:: WHAT YOU WILL DO ::
Go through the records and report each line in which the word "Answer" occurs.

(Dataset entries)
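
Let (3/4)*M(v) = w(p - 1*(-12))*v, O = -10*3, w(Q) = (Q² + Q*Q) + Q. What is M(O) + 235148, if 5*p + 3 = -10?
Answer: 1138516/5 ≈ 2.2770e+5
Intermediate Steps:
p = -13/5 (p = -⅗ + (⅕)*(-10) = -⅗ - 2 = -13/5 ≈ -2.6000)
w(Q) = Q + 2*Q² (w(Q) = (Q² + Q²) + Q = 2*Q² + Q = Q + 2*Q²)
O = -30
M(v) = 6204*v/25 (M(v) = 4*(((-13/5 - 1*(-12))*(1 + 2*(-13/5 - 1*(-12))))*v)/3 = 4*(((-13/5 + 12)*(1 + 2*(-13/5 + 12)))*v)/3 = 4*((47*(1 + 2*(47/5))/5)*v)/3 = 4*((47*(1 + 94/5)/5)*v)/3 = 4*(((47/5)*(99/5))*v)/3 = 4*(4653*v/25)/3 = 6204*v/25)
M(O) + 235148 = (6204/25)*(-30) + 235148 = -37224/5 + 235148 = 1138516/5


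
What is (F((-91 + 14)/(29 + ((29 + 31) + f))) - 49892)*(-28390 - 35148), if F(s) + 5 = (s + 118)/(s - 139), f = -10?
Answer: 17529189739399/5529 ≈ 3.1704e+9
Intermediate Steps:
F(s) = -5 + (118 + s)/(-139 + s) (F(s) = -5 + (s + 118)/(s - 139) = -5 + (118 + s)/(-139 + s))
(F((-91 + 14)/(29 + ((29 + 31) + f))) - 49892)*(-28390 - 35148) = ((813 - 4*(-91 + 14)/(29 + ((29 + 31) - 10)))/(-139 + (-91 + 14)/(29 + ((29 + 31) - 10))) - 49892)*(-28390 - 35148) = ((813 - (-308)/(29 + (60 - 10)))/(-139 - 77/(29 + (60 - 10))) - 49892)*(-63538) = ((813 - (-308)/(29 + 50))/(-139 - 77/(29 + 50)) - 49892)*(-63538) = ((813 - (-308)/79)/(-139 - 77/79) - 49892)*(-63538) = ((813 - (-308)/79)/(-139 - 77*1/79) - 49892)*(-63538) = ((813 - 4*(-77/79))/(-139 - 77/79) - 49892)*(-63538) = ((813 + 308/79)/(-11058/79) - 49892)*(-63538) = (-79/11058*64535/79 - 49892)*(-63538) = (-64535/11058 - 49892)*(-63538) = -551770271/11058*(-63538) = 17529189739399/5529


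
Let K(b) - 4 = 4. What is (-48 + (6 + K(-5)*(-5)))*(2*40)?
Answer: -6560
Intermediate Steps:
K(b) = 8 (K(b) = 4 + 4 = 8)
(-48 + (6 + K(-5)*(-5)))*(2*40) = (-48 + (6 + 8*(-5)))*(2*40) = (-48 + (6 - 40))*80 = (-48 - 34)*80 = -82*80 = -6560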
==
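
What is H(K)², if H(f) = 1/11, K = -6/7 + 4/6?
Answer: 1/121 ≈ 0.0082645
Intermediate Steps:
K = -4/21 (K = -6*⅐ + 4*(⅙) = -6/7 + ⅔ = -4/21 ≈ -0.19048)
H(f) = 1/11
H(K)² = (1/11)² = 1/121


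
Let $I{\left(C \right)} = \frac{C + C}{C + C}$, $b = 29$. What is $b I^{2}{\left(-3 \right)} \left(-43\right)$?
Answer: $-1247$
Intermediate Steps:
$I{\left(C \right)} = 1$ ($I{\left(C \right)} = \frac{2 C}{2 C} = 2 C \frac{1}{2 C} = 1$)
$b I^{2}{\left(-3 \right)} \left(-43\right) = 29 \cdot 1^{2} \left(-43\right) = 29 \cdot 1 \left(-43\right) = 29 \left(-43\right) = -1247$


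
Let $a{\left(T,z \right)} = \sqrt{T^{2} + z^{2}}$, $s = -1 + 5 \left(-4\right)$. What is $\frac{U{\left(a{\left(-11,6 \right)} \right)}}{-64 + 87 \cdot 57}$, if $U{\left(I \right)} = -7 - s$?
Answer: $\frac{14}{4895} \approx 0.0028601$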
--
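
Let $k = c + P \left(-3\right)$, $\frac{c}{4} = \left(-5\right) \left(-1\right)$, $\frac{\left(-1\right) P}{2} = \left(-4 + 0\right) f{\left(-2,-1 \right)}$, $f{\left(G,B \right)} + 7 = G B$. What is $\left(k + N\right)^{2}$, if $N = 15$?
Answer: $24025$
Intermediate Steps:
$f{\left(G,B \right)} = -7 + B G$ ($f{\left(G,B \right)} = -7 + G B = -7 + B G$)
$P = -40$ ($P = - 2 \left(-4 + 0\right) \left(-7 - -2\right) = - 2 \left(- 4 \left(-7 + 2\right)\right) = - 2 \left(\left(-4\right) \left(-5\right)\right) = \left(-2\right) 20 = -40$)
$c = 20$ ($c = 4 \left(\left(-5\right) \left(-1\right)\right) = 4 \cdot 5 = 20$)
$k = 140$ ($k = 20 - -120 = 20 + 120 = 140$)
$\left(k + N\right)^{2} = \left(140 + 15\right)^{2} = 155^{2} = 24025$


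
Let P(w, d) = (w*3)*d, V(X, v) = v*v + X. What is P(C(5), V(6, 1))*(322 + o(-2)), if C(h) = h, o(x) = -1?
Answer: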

:: REPLY ::
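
Answer: 1138516/5 ≈ 2.2770e+5
Answer: 17529189739399/5529 ≈ 3.1704e+9
Answer: -6560
Answer: 1/121 ≈ 0.0082645
Answer: $-1247$
Answer: $\frac{14}{4895} \approx 0.0028601$
Answer: $24025$
Answer: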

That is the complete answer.